**Exercise inputs**
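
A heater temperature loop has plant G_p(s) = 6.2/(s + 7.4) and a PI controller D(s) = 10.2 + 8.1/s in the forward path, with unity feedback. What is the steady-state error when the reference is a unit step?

0

The open loop D(s)G_p(s) has a pole at the origin (type 1), so the static position error constant is infinite and e_ss = 1/(1+∞) = 0.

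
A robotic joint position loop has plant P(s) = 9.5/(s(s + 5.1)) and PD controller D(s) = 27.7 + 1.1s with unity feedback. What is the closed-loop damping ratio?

ζ = 0.479

Forward path: (27.7 + 1.1s)·9.5/(s(s+5.1)). The closed-loop characteristic equation is s² + (5.1 + 9.5·1.1)s + 9.5·27.7 = 0.
That is s² + 15.55s + 263.1 = 0, so ω_n = 16.22 rad/s and ζ = 15.55/(2·16.22) = 0.4793.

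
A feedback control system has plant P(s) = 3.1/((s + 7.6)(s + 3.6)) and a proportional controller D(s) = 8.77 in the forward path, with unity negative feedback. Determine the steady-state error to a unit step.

The loop is type 0. Static position error constant K_pos = D(0)·P(0) = 8.77·0.1133 = 0.9937.
Steady-state error to a unit step: e_ss = 1/(1+K_pos) = 1/1.994 = 0.502.

0.502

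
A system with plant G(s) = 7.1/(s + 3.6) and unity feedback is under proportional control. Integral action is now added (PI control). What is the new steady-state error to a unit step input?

0

Adding integral action puts a pole at s = 0 in the forward path, raising the system type to 1; a type-1 loop has zero steady-state error to a step.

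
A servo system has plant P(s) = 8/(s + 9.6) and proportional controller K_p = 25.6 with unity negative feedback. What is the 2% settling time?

Closed-loop transfer function: T(s) = K_p·P(s)/(1 + K_p·P(s)) = 204.8/(s + 9.6 + 204.8) = 204.8/(s + 214.4).
Time constant τ = 1/214.4 = 0.004664 s, so the 2% settling time is about 4τ = 0.0187 s.

T_s ≈ 0.0187 s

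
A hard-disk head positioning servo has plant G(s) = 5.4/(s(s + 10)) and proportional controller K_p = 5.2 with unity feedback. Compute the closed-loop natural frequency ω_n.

The closed-loop denominator is s(s+10) + 5.2·5.4 = s² + 10s + 28.08.
So ω_n² = 28.08 ⇒ ω_n = 5.299 rad/s, and ζ = 10/(2ω_n) = 0.944.

ω_n = 5.3 rad/s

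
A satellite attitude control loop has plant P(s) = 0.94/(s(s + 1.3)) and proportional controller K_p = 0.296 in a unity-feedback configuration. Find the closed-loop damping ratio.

ζ = 1.23

With unity feedback the closed-loop characteristic equation is s² + 1.3s + 0.296·0.94 = s² + 1.3s + 0.2782 = 0.
Matching s² + 2ζω_n s + ω_n²: ω_n = √0.2782 = 0.5275 rad/s and 2ζω_n = 1.3, so ζ = 1.3/(2·0.5275) = 1.23.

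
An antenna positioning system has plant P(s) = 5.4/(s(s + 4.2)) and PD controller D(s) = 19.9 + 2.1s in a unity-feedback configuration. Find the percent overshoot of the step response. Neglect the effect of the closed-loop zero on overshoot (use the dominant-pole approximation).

2.85%

Forward path: (19.9 + 2.1s)·5.4/(s(s+4.2)). The closed-loop characteristic equation is s² + (4.2 + 5.4·2.1)s + 5.4·19.9 = 0.
That is s² + 15.54s + 107.5 = 0, so ω_n = 10.37 rad/s and ζ = 15.54/(2·10.37) = 0.7495.
%OS = 100·exp(−πζ/√(1−ζ²)) = 2.85%.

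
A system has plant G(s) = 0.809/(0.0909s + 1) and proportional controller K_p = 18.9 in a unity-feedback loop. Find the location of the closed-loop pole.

s = -179.2

Closed loop: T(s) = K_p·G/(1+K_p·G) = 15.29/(0.0909s + 1 + 15.29), with pole at s = −(1 + 15.29)/0.0909 = −179.2.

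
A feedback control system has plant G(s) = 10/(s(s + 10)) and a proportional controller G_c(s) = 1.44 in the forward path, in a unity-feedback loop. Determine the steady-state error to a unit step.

The open loop G_c(s)G(s) has a pole at the origin (type 1), so the static position error constant is infinite and e_ss = 1/(1+∞) = 0.

0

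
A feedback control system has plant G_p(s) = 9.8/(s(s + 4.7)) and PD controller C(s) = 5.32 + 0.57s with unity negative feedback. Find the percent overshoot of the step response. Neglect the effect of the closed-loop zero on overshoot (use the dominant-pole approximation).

Forward path: (5.32 + 0.57s)·9.8/(s(s+4.7)). The closed-loop characteristic equation is s² + (4.7 + 9.8·0.57)s + 9.8·5.32 = 0.
That is s² + 10.29s + 52.14 = 0, so ω_n = 7.221 rad/s and ζ = 10.29/(2·7.221) = 0.7123.
%OS = 100·exp(−πζ/√(1−ζ²)) = 4.13%.

4.13%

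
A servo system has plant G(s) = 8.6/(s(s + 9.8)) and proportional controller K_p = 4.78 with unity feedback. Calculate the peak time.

T_p = 0.76 s

The closed-loop denominator s² + 9.8s + 41.11 gives ω_n = √41.11 = 6.412 and ζ = 9.8/(2ω_n) = 0.7642.
Damped frequency ω_d = ω_n√(1−ζ²) = 4.135 rad/s, so peak time T_p = π/ω_d = 0.76 s.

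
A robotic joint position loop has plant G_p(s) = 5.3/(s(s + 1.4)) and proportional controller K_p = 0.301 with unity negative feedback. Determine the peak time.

The closed-loop denominator s² + 1.4s + 1.595 gives ω_n = √1.595 = 1.263 and ζ = 1.4/(2ω_n) = 0.5542.
Damped frequency ω_d = ω_n√(1−ζ²) = 1.051 rad/s, so peak time T_p = π/ω_d = 2.99 s.

T_p = 2.99 s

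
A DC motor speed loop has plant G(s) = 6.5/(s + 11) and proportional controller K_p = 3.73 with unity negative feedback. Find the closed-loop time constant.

Closed-loop transfer function: T(s) = K_p·G(s)/(1 + K_p·G(s)) = 24.25/(s + 11 + 24.25) = 24.25/(s + 35.25).
Time constant τ = 1/35.25 = 0.0284 s.

τ = 0.0284 s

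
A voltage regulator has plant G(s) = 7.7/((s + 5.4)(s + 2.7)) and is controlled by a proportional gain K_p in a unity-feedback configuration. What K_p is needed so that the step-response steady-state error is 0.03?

K_p = 61.2

Steady-state error for a unit step on this type-0 loop is 1/(1 + K_p·G(0)).
G(0) = 0.5281. Require 1/(1 + K_p·0.5281) = 0.03, so 1 + 0.5281·K_p = 33.33.
K_p = (33.33 − 1)/0.5281 = 61.2.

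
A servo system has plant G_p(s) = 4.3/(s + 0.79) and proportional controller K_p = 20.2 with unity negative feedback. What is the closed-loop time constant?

Closed-loop transfer function: T(s) = K_p·G_p(s)/(1 + K_p·G_p(s)) = 86.86/(s + 0.79 + 86.86) = 86.86/(s + 87.65).
Time constant τ = 1/87.65 = 0.0114 s.

τ = 0.0114 s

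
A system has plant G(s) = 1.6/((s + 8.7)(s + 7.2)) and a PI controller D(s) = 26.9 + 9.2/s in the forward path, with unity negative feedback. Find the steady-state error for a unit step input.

The open loop D(s)G(s) has a pole at the origin (type 1), so the static position error constant is infinite and e_ss = 1/(1+∞) = 0.

0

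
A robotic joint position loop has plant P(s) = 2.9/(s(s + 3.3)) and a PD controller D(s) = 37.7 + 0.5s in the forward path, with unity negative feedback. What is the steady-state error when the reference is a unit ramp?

The loop has one pole at the origin (type 1). Velocity error constant K_v = lim_{s→0} s·D(s)P(s) = 37.7·2.9/3.3 = 33.13.
Steady-state error to a unit ramp: e_ss = 1/K_v = 0.0302.

0.0302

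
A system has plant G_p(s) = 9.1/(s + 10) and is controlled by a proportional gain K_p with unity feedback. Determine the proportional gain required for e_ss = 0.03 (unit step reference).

K_p = 35.5

Steady-state error for a unit step on this type-0 loop is 1/(1 + K_p·G_p(0)).
G_p(0) = 0.91. Require 1/(1 + K_p·0.91) = 0.03, so 1 + 0.91·K_p = 33.33.
K_p = (33.33 − 1)/0.91 = 35.5.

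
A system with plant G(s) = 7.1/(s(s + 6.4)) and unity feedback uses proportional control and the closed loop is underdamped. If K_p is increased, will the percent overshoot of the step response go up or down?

ζ = 6.4/(2√(7.1K_p)) decreases as K_p grows; lower damping means more overshoot.

increase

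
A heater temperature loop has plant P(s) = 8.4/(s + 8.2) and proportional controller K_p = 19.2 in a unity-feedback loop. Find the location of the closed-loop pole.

s = -169.5

Closed-loop transfer function: T(s) = K_p·P(s)/(1 + K_p·P(s)) = 161.3/(s + 8.2 + 161.3) = 161.3/(s + 169.5).
The closed-loop pole is at s = −169.5.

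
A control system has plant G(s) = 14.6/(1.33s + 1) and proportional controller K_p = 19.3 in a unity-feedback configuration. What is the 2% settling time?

T_s ≈ 0.0188 s

Closed loop: T(s) = K_p·G/(1+K_p·G) = 281.8/(1.33s + 1 + 281.8), with pole at s = −(1 + 281.8)/1.33 = −212.6.
τ = 1/212.6 = 0.004703 s, so 2% settling time ≈ 4τ = 0.0188 s.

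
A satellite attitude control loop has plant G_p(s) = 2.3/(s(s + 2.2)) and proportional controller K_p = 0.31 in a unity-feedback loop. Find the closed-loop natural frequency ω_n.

ω_n = 0.844 rad/s

With unity feedback the closed-loop characteristic equation is s² + 2.2s + 0.31·2.3 = s² + 2.2s + 0.713 = 0.
Matching s² + 2ζω_n s + ω_n²: ω_n = √0.713 = 0.8444 rad/s and 2ζω_n = 2.2, so ζ = 2.2/(2·0.8444) = 1.3.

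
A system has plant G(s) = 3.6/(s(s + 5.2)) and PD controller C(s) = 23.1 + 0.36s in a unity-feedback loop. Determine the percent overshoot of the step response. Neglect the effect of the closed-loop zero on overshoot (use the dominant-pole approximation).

30.2%

Forward path: (23.1 + 0.36s)·3.6/(s(s+5.2)). The closed-loop characteristic equation is s² + (5.2 + 3.6·0.36)s + 3.6·23.1 = 0.
That is s² + 6.496s + 83.16 = 0, so ω_n = 9.119 rad/s and ζ = 6.496/(2·9.119) = 0.3562.
%OS = 100·exp(−πζ/√(1−ζ²)) = 30.2%.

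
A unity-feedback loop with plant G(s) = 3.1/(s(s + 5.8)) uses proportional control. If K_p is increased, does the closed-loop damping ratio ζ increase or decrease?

ζ = 5.8/(2√(3.1K_p)); increasing K_p raises the denominator, so ζ falls.

decrease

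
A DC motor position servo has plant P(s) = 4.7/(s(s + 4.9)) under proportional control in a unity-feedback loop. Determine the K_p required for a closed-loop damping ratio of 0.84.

K_p = 1.81

Closed-loop characteristic equation: s² + 4.9s + K_p·4.7 = 0.
So ω_n = √(4.7K_p) and 2ζω_n = 4.9, giving ζ = 4.9/(2√(4.7K_p)).
Setting ζ = 0.84: √(4.7K_p) = 4.9/(2·0.84) = 2.917, so K_p = 8.507/4.7 = 1.81.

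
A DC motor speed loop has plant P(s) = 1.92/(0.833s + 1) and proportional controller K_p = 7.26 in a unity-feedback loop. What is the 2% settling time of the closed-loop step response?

T_s ≈ 0.223 s

Closed loop: T(s) = K_p·P/(1+K_p·P) = 13.94/(0.833s + 1 + 13.94), with pole at s = −(1 + 13.94)/0.833 = −17.93.
τ = 1/17.93 = 0.05576 s, so 2% settling time ≈ 4τ = 0.223 s.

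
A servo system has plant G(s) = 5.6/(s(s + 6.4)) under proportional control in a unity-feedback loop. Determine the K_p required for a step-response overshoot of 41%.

From %OS = 100·exp(−πζ/√(1−ζ²)) = 41%, ζ = −ln(0.41)/√(π²+ln²(0.41)) = 0.273.
Characteristic equation s² + 6.4s + 5.6K_p = 0 gives ζ = 6.4/(2√(5.6K_p)).
Setting ζ = 0.273: √(5.6K_p) = 6.4/(2·0.273) = 11.72, so K_p = 137.4/5.6 = 24.5.

K_p = 24.5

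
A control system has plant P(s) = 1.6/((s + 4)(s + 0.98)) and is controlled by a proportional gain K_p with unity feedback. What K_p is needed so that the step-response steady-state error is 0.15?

K_p = 13.9

The loop is type 0, so e_ss(step) = 1/(1 + K_pos) with K_pos = K_p·P(0).
P(0) = 0.4082. Require 1/(1 + K_p·0.4082) = 0.15, so 1 + 0.4082·K_p = 6.667.
K_p = (6.667 − 1)/0.4082 = 13.9.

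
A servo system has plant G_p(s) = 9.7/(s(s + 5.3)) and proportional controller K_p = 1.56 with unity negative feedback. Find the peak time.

T_p = 1.1 s

The closed-loop denominator s² + 5.3s + 15.13 gives ω_n = √15.13 = 3.89 and ζ = 5.3/(2ω_n) = 0.6812.
Damped frequency ω_d = ω_n√(1−ζ²) = 2.848 rad/s, so peak time T_p = π/ω_d = 1.1 s.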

**Exercise requirements**
Could you write out, exactly, each line of the data above from the one containing "A servo system has plant G(s) = 5.6/(s(s" through the last, including both?

**Problem solution**
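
A servo system has plant G(s) = 5.6/(s(s + 6.4)) under proportional control in a unity-feedback loop. Determine the K_p required for a step-response overshoot of 41%.

From %OS = 100·exp(−πζ/√(1−ζ²)) = 41%, ζ = −ln(0.41)/√(π²+ln²(0.41)) = 0.273.
Characteristic equation s² + 6.4s + 5.6K_p = 0 gives ζ = 6.4/(2√(5.6K_p)).
Setting ζ = 0.273: √(5.6K_p) = 6.4/(2·0.273) = 11.72, so K_p = 137.4/5.6 = 24.5.

K_p = 24.5

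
A control system has plant P(s) = 1.6/((s + 4)(s + 0.98)) and is controlled by a proportional gain K_p with unity feedback. What K_p is needed so that the step-response steady-state error is 0.15?

K_p = 13.9

The loop is type 0, so e_ss(step) = 1/(1 + K_pos) with K_pos = K_p·P(0).
P(0) = 0.4082. Require 1/(1 + K_p·0.4082) = 0.15, so 1 + 0.4082·K_p = 6.667.
K_p = (6.667 − 1)/0.4082 = 13.9.

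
A servo system has plant G_p(s) = 9.7/(s(s + 5.3)) and proportional controller K_p = 1.56 with unity negative feedback. Find the peak time.

T_p = 1.1 s

The closed-loop denominator s² + 5.3s + 15.13 gives ω_n = √15.13 = 3.89 and ζ = 5.3/(2ω_n) = 0.6812.
Damped frequency ω_d = ω_n√(1−ζ²) = 2.848 rad/s, so peak time T_p = π/ω_d = 1.1 s.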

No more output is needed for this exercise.